Directions for this task — Of all the entries below, retype only the lines from the one with "Let N(I, E)" through the one with "Let w(f)/3 = (f", exactly as they appear.

Collected data:
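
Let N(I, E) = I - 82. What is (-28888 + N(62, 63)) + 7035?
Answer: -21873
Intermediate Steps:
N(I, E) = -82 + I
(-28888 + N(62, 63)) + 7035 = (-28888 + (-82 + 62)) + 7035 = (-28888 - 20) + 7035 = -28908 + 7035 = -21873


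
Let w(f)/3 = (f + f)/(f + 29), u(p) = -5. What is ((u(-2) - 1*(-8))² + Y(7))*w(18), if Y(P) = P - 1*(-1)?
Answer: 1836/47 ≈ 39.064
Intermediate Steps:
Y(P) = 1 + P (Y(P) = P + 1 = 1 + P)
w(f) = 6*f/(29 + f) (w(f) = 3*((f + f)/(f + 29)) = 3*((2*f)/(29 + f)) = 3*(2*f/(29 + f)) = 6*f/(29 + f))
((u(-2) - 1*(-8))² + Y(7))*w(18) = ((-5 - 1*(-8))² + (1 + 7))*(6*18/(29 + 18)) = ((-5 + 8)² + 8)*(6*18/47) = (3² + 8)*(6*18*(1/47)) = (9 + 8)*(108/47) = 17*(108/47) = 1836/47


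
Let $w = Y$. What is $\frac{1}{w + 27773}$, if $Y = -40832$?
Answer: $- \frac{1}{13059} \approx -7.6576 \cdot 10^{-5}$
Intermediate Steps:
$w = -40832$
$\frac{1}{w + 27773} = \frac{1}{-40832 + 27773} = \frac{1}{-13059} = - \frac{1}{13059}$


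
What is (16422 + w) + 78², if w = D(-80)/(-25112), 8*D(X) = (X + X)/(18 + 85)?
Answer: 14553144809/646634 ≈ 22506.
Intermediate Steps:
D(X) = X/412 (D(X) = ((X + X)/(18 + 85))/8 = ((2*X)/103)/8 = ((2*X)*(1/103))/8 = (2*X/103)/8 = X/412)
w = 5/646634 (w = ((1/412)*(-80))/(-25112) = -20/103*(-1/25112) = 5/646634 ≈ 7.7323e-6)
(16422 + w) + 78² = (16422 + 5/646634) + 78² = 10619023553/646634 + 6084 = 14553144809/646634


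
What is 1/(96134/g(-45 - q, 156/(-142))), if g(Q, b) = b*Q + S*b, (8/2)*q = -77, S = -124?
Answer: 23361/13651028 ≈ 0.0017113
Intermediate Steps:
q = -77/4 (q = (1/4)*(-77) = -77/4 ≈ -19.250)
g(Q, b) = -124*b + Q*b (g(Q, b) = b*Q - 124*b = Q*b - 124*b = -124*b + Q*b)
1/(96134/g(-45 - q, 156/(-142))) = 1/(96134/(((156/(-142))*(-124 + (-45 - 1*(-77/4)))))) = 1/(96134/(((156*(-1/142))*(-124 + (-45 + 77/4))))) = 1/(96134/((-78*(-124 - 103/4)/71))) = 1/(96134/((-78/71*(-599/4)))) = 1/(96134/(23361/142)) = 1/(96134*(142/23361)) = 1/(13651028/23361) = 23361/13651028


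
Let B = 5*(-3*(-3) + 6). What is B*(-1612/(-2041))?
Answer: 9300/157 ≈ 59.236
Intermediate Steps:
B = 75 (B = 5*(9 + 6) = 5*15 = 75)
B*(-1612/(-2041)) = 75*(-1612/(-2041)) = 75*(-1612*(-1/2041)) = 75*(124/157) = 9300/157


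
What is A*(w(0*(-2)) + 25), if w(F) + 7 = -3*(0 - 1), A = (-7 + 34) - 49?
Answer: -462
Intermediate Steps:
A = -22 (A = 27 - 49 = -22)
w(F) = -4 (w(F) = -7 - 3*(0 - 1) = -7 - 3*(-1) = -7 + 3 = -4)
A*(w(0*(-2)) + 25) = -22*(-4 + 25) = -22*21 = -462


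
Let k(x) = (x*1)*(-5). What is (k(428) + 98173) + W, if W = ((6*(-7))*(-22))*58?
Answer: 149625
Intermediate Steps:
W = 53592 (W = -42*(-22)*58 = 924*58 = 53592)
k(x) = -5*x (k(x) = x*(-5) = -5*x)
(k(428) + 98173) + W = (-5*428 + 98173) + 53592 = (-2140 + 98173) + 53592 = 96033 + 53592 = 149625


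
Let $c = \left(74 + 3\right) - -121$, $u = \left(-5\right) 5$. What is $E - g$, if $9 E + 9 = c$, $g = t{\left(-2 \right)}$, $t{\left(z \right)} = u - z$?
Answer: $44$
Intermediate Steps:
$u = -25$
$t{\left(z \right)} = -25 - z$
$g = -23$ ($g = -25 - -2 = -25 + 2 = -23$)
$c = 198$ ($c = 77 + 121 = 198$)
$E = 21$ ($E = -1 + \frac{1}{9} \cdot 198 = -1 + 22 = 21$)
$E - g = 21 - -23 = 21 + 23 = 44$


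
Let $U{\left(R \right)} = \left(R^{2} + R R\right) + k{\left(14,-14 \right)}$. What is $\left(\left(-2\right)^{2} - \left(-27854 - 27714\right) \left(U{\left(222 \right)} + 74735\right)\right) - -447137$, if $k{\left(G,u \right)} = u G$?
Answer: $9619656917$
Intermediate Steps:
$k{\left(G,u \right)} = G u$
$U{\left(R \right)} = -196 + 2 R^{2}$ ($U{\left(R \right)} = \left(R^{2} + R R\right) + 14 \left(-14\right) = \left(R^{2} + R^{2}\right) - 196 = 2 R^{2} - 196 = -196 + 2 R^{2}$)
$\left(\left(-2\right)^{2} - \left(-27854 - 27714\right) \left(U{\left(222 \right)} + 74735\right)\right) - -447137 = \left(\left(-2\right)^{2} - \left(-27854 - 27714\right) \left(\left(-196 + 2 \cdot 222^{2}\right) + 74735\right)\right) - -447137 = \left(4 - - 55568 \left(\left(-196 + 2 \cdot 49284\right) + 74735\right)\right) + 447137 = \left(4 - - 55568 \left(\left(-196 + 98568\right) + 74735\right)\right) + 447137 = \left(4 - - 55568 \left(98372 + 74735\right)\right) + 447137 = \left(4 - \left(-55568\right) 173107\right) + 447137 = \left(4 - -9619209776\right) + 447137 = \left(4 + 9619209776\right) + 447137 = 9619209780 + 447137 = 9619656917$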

---

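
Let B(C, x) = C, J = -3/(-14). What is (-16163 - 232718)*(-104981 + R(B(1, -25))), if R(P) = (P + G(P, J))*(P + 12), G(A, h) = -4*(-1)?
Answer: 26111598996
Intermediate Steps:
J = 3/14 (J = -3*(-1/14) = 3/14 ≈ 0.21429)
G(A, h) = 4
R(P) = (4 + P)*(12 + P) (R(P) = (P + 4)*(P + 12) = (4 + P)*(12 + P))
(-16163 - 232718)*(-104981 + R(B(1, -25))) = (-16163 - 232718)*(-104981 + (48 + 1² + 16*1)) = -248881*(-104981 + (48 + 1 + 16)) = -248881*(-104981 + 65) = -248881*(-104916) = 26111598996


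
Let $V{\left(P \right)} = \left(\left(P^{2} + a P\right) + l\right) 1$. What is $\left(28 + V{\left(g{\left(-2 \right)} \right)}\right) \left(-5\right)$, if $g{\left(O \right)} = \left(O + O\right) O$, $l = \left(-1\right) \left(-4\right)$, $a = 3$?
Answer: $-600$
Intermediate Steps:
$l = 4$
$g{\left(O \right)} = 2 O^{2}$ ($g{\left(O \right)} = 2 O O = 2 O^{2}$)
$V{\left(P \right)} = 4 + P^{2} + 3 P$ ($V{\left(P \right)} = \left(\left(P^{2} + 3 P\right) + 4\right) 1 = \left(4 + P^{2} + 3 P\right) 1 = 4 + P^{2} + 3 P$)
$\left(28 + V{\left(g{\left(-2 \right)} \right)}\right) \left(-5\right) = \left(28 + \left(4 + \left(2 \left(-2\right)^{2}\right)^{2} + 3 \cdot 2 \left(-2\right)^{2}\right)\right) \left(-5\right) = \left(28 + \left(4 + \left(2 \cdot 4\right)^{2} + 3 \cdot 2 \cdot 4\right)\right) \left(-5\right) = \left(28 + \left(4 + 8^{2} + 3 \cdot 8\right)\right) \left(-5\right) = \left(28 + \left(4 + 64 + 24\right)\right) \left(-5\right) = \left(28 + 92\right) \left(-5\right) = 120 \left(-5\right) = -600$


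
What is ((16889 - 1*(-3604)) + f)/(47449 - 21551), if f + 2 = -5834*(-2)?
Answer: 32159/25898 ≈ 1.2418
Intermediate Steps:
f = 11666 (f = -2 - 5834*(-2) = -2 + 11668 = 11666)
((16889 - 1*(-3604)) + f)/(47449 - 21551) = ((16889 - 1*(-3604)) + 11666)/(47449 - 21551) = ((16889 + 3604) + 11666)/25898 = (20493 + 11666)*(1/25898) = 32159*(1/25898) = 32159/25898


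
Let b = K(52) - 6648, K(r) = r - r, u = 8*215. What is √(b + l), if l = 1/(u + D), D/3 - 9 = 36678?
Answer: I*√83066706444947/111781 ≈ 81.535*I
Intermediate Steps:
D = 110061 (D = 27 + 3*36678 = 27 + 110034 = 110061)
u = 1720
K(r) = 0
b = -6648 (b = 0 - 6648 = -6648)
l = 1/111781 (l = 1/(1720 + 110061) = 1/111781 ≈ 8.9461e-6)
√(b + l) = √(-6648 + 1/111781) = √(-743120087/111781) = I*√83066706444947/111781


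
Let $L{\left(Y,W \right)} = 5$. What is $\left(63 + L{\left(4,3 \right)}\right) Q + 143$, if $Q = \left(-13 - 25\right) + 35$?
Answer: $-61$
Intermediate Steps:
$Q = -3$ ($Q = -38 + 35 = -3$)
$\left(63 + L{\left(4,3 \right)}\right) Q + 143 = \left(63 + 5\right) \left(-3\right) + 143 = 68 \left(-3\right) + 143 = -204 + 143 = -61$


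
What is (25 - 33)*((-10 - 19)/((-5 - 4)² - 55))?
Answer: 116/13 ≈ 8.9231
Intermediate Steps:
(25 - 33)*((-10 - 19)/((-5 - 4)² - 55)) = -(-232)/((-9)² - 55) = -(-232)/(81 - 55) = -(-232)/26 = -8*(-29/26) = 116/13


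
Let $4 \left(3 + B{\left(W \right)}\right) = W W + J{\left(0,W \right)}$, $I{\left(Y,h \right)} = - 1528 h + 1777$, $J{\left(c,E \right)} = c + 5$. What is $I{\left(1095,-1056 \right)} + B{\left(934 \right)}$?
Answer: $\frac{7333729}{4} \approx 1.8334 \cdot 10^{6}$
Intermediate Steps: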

Reply —
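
Let N(I, E) = I - 82. What is (-28888 + N(62, 63)) + 7035?
Answer: -21873
Intermediate Steps:
N(I, E) = -82 + I
(-28888 + N(62, 63)) + 7035 = (-28888 + (-82 + 62)) + 7035 = (-28888 - 20) + 7035 = -28908 + 7035 = -21873


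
Let w(f)/3 = (f + f)/(f + 29), u(p) = -5. What is ((u(-2) - 1*(-8))² + Y(7))*w(18), if Y(P) = P - 1*(-1)?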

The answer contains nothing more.